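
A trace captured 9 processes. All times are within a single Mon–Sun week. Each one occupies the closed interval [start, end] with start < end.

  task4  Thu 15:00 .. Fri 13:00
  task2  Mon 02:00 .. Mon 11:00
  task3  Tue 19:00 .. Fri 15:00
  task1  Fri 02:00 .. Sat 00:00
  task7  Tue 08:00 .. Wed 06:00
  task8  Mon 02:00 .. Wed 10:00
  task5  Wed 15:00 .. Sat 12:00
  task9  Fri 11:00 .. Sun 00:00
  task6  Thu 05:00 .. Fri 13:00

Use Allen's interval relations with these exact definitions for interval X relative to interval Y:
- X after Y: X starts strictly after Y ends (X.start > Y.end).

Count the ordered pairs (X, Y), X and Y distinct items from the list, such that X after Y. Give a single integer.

Checking all 72 ordered pairs for relation 'after'; matching pairs in alphabetical order:
(task1, task2): task1 after task2 ✓
(task1, task7): task1 after task7 ✓
(task1, task8): task1 after task8 ✓
(task3, task2): task3 after task2 ✓
(task4, task2): task4 after task2 ✓
(task4, task7): task4 after task7 ✓
(task4, task8): task4 after task8 ✓
(task5, task2): task5 after task2 ✓
(task5, task7): task5 after task7 ✓
(task5, task8): task5 after task8 ✓
(task6, task2): task6 after task2 ✓
(task6, task7): task6 after task7 ✓
(task6, task8): task6 after task8 ✓
(task7, task2): task7 after task2 ✓
(task9, task2): task9 after task2 ✓
(task9, task7): task9 after task7 ✓
(task9, task8): task9 after task8 ✓
Count: 17.

17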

» **ACTIVITY**:
Using the entries above, give back exactly the line containing "08:00 .. Wed 06:00", the line containing "- X after Y: X", and every line between them, and nothing else.

» **EXERCISE SOLUTION**:
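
  task7  Tue 08:00 .. Wed 06:00
  task8  Mon 02:00 .. Wed 10:00
  task5  Wed 15:00 .. Sat 12:00
  task9  Fri 11:00 .. Sun 00:00
  task6  Thu 05:00 .. Fri 13:00

Use Allen's interval relations with these exact definitions for interval X relative to interval Y:
- X after Y: X starts strictly after Y ends (X.start > Y.end).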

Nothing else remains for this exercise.